▶ [Assignment]:
Repeat the first line of the listing and each line after it, exactly, through the line containing "pickup(B), stack(B, D), pickup(A), stack(A, F)".

▶ [Listed records]:

_ _ _ _ _

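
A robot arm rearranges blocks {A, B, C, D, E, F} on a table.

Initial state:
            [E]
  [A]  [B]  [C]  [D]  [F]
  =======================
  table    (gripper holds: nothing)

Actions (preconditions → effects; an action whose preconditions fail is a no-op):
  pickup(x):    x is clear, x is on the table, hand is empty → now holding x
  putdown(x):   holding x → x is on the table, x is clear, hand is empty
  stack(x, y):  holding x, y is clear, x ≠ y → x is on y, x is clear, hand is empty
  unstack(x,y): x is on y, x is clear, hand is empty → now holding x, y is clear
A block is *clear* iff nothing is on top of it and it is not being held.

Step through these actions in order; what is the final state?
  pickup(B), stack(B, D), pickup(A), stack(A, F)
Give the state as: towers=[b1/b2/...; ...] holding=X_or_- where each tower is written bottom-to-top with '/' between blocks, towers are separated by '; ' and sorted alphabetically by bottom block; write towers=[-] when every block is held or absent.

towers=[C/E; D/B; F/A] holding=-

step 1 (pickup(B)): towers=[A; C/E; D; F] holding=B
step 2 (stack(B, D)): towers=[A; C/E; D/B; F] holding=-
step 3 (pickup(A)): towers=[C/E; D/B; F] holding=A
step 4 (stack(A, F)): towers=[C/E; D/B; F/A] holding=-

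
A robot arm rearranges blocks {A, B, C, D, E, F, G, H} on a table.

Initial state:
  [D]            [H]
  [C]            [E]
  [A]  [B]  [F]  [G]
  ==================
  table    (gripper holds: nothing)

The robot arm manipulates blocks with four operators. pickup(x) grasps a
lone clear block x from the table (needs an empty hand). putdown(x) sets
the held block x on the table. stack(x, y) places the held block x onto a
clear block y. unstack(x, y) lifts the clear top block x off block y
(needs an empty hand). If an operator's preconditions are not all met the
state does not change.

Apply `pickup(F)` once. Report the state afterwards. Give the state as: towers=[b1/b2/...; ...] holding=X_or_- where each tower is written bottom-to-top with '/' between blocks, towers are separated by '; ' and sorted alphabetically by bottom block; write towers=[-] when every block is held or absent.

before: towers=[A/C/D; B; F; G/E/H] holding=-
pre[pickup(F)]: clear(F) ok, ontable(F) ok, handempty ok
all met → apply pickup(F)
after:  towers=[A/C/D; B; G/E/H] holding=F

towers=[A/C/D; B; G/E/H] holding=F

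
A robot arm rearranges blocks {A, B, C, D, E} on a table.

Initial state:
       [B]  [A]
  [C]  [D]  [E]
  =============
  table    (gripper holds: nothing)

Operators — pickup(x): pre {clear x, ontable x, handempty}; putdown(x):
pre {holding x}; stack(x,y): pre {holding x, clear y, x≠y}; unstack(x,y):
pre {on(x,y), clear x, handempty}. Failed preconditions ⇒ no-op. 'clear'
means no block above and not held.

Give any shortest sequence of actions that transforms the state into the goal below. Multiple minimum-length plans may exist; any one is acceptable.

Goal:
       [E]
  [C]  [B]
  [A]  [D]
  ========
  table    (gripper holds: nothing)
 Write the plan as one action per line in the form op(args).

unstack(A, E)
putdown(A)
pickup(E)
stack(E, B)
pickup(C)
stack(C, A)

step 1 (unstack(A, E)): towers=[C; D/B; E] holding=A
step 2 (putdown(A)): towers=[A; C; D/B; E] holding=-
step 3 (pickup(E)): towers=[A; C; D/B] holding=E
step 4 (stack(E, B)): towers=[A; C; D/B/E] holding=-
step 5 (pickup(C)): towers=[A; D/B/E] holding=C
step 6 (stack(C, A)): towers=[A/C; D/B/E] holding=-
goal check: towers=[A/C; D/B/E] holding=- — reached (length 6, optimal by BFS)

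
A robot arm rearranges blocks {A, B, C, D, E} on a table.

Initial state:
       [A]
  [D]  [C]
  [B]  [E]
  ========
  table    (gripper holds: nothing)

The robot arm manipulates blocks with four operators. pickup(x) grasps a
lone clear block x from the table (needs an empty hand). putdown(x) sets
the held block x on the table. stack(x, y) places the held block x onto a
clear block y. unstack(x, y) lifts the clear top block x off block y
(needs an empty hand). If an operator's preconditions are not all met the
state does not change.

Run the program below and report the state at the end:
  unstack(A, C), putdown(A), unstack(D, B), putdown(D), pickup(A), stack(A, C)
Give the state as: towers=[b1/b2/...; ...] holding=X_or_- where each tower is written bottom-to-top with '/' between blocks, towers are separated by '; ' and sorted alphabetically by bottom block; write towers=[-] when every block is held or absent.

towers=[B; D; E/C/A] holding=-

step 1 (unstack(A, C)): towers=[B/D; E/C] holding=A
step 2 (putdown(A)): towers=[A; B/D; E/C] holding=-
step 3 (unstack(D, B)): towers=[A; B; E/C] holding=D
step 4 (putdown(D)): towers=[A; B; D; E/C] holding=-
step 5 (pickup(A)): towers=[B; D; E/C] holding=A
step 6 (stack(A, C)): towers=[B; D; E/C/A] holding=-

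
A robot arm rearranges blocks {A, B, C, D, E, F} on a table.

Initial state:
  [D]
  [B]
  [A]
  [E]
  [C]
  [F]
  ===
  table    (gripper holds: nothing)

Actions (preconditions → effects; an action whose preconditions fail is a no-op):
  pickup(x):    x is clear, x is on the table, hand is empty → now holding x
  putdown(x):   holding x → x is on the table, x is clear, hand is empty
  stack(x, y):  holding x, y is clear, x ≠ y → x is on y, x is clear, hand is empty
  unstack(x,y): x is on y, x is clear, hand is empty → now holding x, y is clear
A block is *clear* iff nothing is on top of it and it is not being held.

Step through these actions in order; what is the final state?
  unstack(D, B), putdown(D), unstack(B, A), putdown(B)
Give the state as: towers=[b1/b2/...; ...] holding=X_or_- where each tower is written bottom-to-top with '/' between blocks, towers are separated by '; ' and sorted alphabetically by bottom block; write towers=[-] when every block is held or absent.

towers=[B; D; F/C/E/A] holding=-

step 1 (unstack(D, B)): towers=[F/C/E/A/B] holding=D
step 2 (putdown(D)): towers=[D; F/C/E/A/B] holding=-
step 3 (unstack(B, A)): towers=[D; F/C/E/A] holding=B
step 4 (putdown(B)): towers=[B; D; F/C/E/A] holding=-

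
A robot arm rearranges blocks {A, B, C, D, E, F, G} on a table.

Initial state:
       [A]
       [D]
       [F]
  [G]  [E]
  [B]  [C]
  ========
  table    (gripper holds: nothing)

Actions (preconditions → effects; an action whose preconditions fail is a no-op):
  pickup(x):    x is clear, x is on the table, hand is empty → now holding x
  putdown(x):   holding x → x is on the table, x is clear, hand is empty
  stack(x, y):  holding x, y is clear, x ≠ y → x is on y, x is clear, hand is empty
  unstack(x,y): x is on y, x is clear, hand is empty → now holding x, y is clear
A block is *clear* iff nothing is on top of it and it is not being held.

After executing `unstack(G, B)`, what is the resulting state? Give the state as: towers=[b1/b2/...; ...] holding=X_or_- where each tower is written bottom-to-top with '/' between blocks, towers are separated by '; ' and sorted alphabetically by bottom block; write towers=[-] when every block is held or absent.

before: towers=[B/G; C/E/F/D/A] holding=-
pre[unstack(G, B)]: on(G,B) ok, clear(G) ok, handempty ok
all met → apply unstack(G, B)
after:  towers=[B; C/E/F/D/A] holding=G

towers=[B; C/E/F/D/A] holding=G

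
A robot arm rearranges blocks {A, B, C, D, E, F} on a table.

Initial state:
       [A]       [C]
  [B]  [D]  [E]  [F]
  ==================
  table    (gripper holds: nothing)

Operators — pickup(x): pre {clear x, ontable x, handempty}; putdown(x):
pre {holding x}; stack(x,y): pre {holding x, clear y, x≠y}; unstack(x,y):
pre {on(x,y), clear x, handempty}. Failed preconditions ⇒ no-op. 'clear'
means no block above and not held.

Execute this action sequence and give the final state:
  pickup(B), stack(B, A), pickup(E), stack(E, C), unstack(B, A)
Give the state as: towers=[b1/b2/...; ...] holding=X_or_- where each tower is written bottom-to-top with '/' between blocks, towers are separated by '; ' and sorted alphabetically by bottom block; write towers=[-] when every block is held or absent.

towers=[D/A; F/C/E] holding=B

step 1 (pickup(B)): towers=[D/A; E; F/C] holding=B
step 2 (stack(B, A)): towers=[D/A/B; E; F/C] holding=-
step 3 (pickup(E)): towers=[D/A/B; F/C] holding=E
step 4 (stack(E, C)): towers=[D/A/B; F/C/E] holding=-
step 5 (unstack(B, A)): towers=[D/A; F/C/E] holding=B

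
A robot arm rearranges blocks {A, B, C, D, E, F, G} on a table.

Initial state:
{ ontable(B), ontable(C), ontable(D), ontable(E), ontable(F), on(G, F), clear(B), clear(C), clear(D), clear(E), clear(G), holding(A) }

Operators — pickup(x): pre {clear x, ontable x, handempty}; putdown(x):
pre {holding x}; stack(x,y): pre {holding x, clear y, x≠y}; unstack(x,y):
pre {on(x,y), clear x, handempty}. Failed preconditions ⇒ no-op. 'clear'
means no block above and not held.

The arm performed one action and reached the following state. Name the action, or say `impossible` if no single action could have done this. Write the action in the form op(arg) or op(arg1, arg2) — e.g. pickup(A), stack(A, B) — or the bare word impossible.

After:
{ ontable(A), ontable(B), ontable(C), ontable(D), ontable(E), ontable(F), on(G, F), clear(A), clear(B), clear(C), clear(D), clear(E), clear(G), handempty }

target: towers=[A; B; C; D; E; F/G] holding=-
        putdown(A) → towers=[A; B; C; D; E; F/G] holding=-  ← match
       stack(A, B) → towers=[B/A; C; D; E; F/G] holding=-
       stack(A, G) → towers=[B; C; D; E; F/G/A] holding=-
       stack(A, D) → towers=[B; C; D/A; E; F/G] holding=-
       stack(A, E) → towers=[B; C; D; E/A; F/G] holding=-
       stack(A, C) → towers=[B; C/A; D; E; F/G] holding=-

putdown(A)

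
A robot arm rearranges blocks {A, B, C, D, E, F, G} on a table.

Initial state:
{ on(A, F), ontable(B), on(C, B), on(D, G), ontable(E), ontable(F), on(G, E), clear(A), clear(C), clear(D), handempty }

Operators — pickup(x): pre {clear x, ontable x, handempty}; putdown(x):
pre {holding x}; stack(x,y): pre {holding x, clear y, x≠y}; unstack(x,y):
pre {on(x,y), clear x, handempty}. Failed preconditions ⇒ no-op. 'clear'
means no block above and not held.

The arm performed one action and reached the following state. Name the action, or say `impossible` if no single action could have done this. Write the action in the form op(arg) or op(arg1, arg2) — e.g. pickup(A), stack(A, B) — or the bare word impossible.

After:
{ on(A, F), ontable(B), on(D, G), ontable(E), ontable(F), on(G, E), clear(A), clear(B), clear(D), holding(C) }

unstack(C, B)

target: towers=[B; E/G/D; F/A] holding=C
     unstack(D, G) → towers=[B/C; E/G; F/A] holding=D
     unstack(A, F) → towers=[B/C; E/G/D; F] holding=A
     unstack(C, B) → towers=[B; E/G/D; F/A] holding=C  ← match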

_ _ _ _ _

▶ [Answer for the task]:
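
A robot arm rearranges blocks {A, B, C, D, E, F} on a table.

Initial state:
            [E]
  [A]  [B]  [C]  [D]  [F]
  =======================
  table    (gripper holds: nothing)

Actions (preconditions → effects; an action whose preconditions fail is a no-op):
  pickup(x):    x is clear, x is on the table, hand is empty → now holding x
  putdown(x):   holding x → x is on the table, x is clear, hand is empty
  stack(x, y):  holding x, y is clear, x ≠ y → x is on y, x is clear, hand is empty
  unstack(x,y): x is on y, x is clear, hand is empty → now holding x, y is clear
A block is *clear* iff nothing is on top of it and it is not being held.

Step through these actions in order; what is the final state?
  pickup(B), stack(B, D), pickup(A), stack(A, F)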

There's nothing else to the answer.